• **Try it**: This exercise asks for an exact transcription of every entry.

------------------------------------------------

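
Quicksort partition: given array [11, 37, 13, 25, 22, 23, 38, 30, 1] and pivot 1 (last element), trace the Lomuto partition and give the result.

Lomuto partition with pivot = 1:

Initial array: [11, 37, 13, 25, 22, 23, 38, 30, 1]

arr[0]=11 > 1: no swap
arr[1]=37 > 1: no swap
arr[2]=13 > 1: no swap
arr[3]=25 > 1: no swap
arr[4]=22 > 1: no swap
arr[5]=23 > 1: no swap
arr[6]=38 > 1: no swap
arr[7]=30 > 1: no swap

Place pivot at position 0: [1, 37, 13, 25, 22, 23, 38, 30, 11]
Pivot position: 0

After partitioning with pivot 1, the array becomes [1, 37, 13, 25, 22, 23, 38, 30, 11]. The pivot is placed at index 0. All elements to the left of the pivot are <= 1, and all elements to the right are > 1.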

------------------------------------------------

• **Written answer**:
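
Quicksort partition: given array [11, 37, 13, 25, 22, 23, 38, 30, 1] and pivot 1 (last element), trace the Lomuto partition and give the result.

Lomuto partition with pivot = 1:

Initial array: [11, 37, 13, 25, 22, 23, 38, 30, 1]

arr[0]=11 > 1: no swap
arr[1]=37 > 1: no swap
arr[2]=13 > 1: no swap
arr[3]=25 > 1: no swap
arr[4]=22 > 1: no swap
arr[5]=23 > 1: no swap
arr[6]=38 > 1: no swap
arr[7]=30 > 1: no swap

Place pivot at position 0: [1, 37, 13, 25, 22, 23, 38, 30, 11]
Pivot position: 0

After partitioning with pivot 1, the array becomes [1, 37, 13, 25, 22, 23, 38, 30, 11]. The pivot is placed at index 0. All elements to the left of the pivot are <= 1, and all elements to the right are > 1.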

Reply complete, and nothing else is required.